§ PROBLEM:
From the opening line of the records through the line bearing "Use these bond energies (kJ/mol): O=O", set down every line exactly.

Stored items from a collection:
+---+
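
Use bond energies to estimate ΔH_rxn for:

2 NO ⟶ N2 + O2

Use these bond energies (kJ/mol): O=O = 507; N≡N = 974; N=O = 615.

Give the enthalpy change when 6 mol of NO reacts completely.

Bonds broken (reactants):
  N=O: 2 × 615 = 1230
  Σ(broken) = 1230 kJ
Bonds formed (products):
  N≡N: 1 × 974 = 974
  O=O: 1 × 507 = 507
  Σ(formed) = 1481 kJ
ΔH = Σ(broken) − Σ(formed) = 1230 − 1481 = −251 kJ
For 3× the reaction as written: 3 × (−251) = −753 kJ

ΔH = −753 kJ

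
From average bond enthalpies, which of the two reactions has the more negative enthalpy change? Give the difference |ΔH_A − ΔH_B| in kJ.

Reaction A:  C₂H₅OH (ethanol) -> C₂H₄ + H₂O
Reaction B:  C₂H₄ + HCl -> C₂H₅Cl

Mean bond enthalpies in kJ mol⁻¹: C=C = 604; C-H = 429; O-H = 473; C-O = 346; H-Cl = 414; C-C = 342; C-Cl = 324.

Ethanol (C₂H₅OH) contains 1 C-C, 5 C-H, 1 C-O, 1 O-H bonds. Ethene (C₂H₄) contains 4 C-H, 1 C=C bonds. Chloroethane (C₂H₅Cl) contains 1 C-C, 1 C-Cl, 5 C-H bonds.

Reaction A:
  Bonds broken (reactants):
    C-C: 1 × 342 = 342
    C-H: 5 × 429 = 2145
    C-O: 1 × 346 = 346
    O-H: 1 × 473 = 473
    Σ(broken) = 3306 kJ
  Bonds formed (products):
    C-H: 4 × 429 = 1716
    C=C: 1 × 604 = 604
    O-H: 2 × 473 = 946
    Σ(formed) = 3266 kJ
  ΔH_A = 3306 − 3266 = +40 kJ
Reaction B:
  Bonds broken (reactants):
    C-H: 4 × 429 = 1716
    C=C: 1 × 604 = 604
    H-Cl: 1 × 414 = 414
    Σ(broken) = 2734 kJ
  Bonds formed (products):
    C-C: 1 × 342 = 342
    C-Cl: 1 × 324 = 324
    C-H: 5 × 429 = 2145
    Σ(formed) = 2811 kJ
  ΔH_B = 2734 − 2811 = −77 kJ
ΔH_A − ΔH_B = +117 kJ, so reaction B has the more negative ΔH; |ΔH_A − ΔH_B| = 117 kJ.

Reaction B, by 117 kJ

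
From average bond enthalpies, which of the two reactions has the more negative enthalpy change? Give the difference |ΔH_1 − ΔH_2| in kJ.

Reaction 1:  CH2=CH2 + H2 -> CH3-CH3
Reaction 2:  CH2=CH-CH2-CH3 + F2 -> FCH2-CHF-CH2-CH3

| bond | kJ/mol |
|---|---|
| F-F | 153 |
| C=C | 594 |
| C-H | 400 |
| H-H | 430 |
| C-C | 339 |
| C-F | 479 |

Reaction 2, by 435 kJ

Reaction 1:
  Bonds broken (reactants):
    C-H: 4 × 400 = 1600
    C=C: 1 × 594 = 594
    H-H: 1 × 430 = 430
    Σ(broken) = 2624 kJ
  Bonds formed (products):
    C-C: 1 × 339 = 339
    C-H: 6 × 400 = 2400
    Σ(formed) = 2739 kJ
  ΔH_1 = 2624 − 2739 = −115 kJ
Reaction 2:
  Bonds broken (reactants):
    C-C: 2 × 339 = 678
    C-H: 8 × 400 = 3200
    C=C: 1 × 594 = 594
    F-F: 1 × 153 = 153
    Σ(broken) = 4625 kJ
  Bonds formed (products):
    C-C: 3 × 339 = 1017
    C-F: 2 × 479 = 958
    C-H: 8 × 400 = 3200
    Σ(formed) = 5175 kJ
  ΔH_2 = 4625 − 5175 = −550 kJ
ΔH_1 − ΔH_2 = +435 kJ, so reaction 2 has the more negative ΔH; |ΔH_1 − ΔH_2| = 435 kJ.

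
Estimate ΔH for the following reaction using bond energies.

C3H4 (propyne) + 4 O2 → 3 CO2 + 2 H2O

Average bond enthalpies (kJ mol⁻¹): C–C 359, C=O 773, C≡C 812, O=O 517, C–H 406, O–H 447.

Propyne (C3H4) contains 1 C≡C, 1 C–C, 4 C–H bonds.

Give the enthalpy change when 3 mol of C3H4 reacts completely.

Bonds broken (reactants):
  C≡C: 1 × 812 = 812
  C–C: 1 × 359 = 359
  C–H: 4 × 406 = 1624
  O=O: 4 × 517 = 2068
  Σ(broken) = 4863 kJ
Bonds formed (products):
  C=O: 6 × 773 = 4638
  O–H: 4 × 447 = 1788
  Σ(formed) = 6426 kJ
ΔH = Σ(broken) − Σ(formed) = 4863 − 6426 = −1563 kJ
For 3× the reaction as written: 3 × (−1563) = −4689 kJ

ΔH = −4689 kJ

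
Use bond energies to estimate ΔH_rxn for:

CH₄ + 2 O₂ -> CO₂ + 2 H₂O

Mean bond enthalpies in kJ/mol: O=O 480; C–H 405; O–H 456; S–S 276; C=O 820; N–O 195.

Bonds broken (reactants):
  C–H: 4 × 405 = 1620
  O=O: 2 × 480 = 960
  Σ(broken) = 2580 kJ
Bonds formed (products):
  C=O: 2 × 820 = 1640
  O–H: 4 × 456 = 1824
  Σ(formed) = 3464 kJ
ΔH = Σ(broken) − Σ(formed) = 2580 − 3464 = −884 kJ

ΔH ≈ −884 kJ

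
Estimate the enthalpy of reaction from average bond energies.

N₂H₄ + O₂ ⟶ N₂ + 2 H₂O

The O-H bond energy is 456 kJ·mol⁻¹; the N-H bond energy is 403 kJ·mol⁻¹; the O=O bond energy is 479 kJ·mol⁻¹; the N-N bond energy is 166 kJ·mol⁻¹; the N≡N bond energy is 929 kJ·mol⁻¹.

ΔH ≈ −496 kJ

Bonds broken (reactants):
  N-H: 4 × 403 = 1612
  N-N: 1 × 166 = 166
  O=O: 1 × 479 = 479
  Σ(broken) = 2257 kJ
Bonds formed (products):
  N≡N: 1 × 929 = 929
  O-H: 4 × 456 = 1824
  Σ(formed) = 2753 kJ
ΔH = Σ(broken) − Σ(formed) = 2257 − 2753 = −496 kJ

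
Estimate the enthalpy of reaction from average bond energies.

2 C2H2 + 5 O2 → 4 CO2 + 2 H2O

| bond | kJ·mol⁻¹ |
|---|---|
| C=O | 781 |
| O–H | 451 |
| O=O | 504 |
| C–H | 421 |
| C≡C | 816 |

Bonds broken (reactants):
  C≡C: 2 × 816 = 1632
  C–H: 4 × 421 = 1684
  O=O: 5 × 504 = 2520
  Σ(broken) = 5836 kJ
Bonds formed (products):
  C=O: 8 × 781 = 6248
  O–H: 4 × 451 = 1804
  Σ(formed) = 8052 kJ
ΔH = Σ(broken) − Σ(formed) = 5836 − 8052 = −2216 kJ

ΔH ≈ −2216 kJ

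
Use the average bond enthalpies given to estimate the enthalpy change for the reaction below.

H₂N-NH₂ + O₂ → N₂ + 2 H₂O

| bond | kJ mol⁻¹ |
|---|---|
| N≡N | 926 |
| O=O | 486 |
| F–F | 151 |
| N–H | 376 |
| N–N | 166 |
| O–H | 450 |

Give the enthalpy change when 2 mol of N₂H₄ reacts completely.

Bonds broken (reactants):
  N–H: 4 × 376 = 1504
  N–N: 1 × 166 = 166
  O=O: 1 × 486 = 486
  Σ(broken) = 2156 kJ
Bonds formed (products):
  N≡N: 1 × 926 = 926
  O–H: 4 × 450 = 1800
  Σ(formed) = 2726 kJ
ΔH = Σ(broken) − Σ(formed) = 2156 − 2726 = −570 kJ
For 2× the reaction as written: 2 × (−570) = −1140 kJ

ΔH = −1140 kJ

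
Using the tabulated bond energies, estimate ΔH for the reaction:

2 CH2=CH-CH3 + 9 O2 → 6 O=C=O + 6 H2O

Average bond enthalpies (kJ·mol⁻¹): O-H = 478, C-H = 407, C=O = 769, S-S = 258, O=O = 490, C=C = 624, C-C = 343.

ΔH ≈ −3736 kJ

Bonds broken (reactants):
  C-C: 2 × 343 = 686
  C-H: 12 × 407 = 4884
  C=C: 2 × 624 = 1248
  O=O: 9 × 490 = 4410
  Σ(broken) = 11228 kJ
Bonds formed (products):
  C=O: 12 × 769 = 9228
  O-H: 12 × 478 = 5736
  Σ(formed) = 14964 kJ
ΔH = Σ(broken) − Σ(formed) = 11228 − 14964 = −3736 kJ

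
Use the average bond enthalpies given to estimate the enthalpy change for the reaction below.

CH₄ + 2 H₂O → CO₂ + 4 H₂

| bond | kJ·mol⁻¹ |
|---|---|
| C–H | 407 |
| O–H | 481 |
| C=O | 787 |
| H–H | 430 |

ΔH ≈ +258 kJ

Bonds broken (reactants):
  C–H: 4 × 407 = 1628
  O–H: 4 × 481 = 1924
  Σ(broken) = 3552 kJ
Bonds formed (products):
  C=O: 2 × 787 = 1574
  H–H: 4 × 430 = 1720
  Σ(formed) = 3294 kJ
ΔH = Σ(broken) − Σ(formed) = 3552 − 3294 = +258 kJ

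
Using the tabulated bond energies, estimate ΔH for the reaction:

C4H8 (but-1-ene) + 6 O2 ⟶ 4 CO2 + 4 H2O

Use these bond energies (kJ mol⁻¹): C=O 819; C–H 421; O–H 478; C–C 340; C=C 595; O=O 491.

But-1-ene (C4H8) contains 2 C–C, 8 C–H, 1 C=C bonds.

Bonds broken (reactants):
  C–C: 2 × 340 = 680
  C–H: 8 × 421 = 3368
  C=C: 1 × 595 = 595
  O=O: 6 × 491 = 2946
  Σ(broken) = 7589 kJ
Bonds formed (products):
  C=O: 8 × 819 = 6552
  O–H: 8 × 478 = 3824
  Σ(formed) = 10376 kJ
ΔH = Σ(broken) − Σ(formed) = 7589 − 10376 = −2787 kJ

ΔH ≈ −2787 kJ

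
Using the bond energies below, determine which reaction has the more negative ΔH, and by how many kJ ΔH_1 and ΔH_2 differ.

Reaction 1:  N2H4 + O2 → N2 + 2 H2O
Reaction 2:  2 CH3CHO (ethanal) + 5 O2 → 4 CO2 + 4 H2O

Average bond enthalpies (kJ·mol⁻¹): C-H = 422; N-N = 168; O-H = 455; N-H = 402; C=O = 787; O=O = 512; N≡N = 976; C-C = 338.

Reaction 2, by 1242 kJ

Reaction 1:
  Bonds broken (reactants):
    N-H: 4 × 402 = 1608
    N-N: 1 × 168 = 168
    O=O: 1 × 512 = 512
    Σ(broken) = 2288 kJ
  Bonds formed (products):
    N≡N: 1 × 976 = 976
    O-H: 4 × 455 = 1820
    Σ(formed) = 2796 kJ
  ΔH_1 = 2288 − 2796 = −508 kJ
Reaction 2:
  Bonds broken (reactants):
    C-C: 2 × 338 = 676
    C-H: 8 × 422 = 3376
    C=O: 2 × 787 = 1574
    O=O: 5 × 512 = 2560
    Σ(broken) = 8186 kJ
  Bonds formed (products):
    C=O: 8 × 787 = 6296
    O-H: 8 × 455 = 3640
    Σ(formed) = 9936 kJ
  ΔH_2 = 8186 − 9936 = −1750 kJ
ΔH_1 − ΔH_2 = +1242 kJ, so reaction 2 has the more negative ΔH; |ΔH_1 − ΔH_2| = 1242 kJ.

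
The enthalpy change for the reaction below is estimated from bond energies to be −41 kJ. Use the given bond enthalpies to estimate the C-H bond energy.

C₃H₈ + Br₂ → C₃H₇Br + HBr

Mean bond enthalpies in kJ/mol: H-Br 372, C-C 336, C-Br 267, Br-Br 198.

D(C-H) ≈ 400 kJ/mol

Let D be the C-H bond energy.
Σ(broken) = 1×198 + 2×336 + 8×D = 870 + 8D
Σ(formed) = 1×267 + 2×336 + 7×D + 1×372 = 1311 + 7D
ΔH = Σ(broken) − Σ(formed) = (870 + 8D) − (1311 + 7D) = −441 + D
Setting this equal to −41 kJ gives D = 400 kJ/mol.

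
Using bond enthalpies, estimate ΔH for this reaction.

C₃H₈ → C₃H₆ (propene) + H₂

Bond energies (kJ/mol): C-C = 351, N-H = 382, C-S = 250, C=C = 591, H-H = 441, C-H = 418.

ΔH ≈ +155 kJ

Bonds broken (reactants):
  C-C: 2 × 351 = 702
  C-H: 8 × 418 = 3344
  Σ(broken) = 4046 kJ
Bonds formed (products):
  C-C: 1 × 351 = 351
  C-H: 6 × 418 = 2508
  C=C: 1 × 591 = 591
  H-H: 1 × 441 = 441
  Σ(formed) = 3891 kJ
ΔH = Σ(broken) − Σ(formed) = 4046 − 3891 = +155 kJ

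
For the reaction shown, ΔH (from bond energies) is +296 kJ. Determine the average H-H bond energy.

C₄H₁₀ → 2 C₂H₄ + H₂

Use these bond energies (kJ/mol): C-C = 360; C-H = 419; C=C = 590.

D(H-H) ≈ 442 kJ/mol

Let D be the H-H bond energy.
Σ(broken) = 3×360 + 10×419 = 5270
Σ(formed) = 8×419 + 2×590 + 1×D = 4532 + D
ΔH = Σ(broken) − Σ(formed) = (5270) − (4532 + D) = +738 − D
Setting this equal to +296 kJ gives D = 442 kJ/mol.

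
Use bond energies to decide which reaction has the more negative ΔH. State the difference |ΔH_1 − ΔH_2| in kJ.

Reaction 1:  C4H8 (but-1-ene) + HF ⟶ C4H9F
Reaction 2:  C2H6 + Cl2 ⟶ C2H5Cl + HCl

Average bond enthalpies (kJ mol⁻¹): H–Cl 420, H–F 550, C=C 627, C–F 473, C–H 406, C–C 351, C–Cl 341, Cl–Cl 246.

Reaction 1:
  Bonds broken (reactants):
    C–C: 2 × 351 = 702
    C–H: 8 × 406 = 3248
    C=C: 1 × 627 = 627
    H–F: 1 × 550 = 550
    Σ(broken) = 5127 kJ
  Bonds formed (products):
    C–C: 3 × 351 = 1053
    C–F: 1 × 473 = 473
    C–H: 9 × 406 = 3654
    Σ(formed) = 5180 kJ
  ΔH_1 = 5127 − 5180 = −53 kJ
Reaction 2:
  Bonds broken (reactants):
    C–C: 1 × 351 = 351
    C–H: 6 × 406 = 2436
    Cl–Cl: 1 × 246 = 246
    Σ(broken) = 3033 kJ
  Bonds formed (products):
    C–C: 1 × 351 = 351
    C–Cl: 1 × 341 = 341
    C–H: 5 × 406 = 2030
    H–Cl: 1 × 420 = 420
    Σ(formed) = 3142 kJ
  ΔH_2 = 3033 − 3142 = −109 kJ
ΔH_1 − ΔH_2 = +56 kJ, so reaction 2 has the more negative ΔH; |ΔH_1 − ΔH_2| = 56 kJ.

Reaction 2, by 56 kJ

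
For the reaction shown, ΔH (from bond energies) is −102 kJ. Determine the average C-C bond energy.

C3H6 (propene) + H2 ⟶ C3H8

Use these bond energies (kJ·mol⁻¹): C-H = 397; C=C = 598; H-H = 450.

Let D be the C-C bond energy.
Σ(broken) = 1×D + 6×397 + 1×598 + 1×450 = 3430 + D
Σ(formed) = 2×D + 8×397 = 3176 + 2D
ΔH = Σ(broken) − Σ(formed) = (3430 + D) − (3176 + 2D) = +254 − D
Setting this equal to −102 kJ gives D = 356 kJ/mol.

D(C-C) ≈ 356 kJ/mol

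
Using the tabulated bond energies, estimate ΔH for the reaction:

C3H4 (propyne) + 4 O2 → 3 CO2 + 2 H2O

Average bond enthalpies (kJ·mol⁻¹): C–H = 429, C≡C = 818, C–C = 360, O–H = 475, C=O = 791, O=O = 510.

ΔH ≈ −1712 kJ

Bonds broken (reactants):
  C≡C: 1 × 818 = 818
  C–C: 1 × 360 = 360
  C–H: 4 × 429 = 1716
  O=O: 4 × 510 = 2040
  Σ(broken) = 4934 kJ
Bonds formed (products):
  C=O: 6 × 791 = 4746
  O–H: 4 × 475 = 1900
  Σ(formed) = 6646 kJ
ΔH = Σ(broken) − Σ(formed) = 4934 − 6646 = −1712 kJ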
+---+
§ REPLY TO THE EXERCISE:
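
Use bond energies to estimate ΔH_rxn for:

2 NO ⟶ N2 + O2

Use these bond energies (kJ/mol): O=O = 507; N≡N = 974; N=O = 615.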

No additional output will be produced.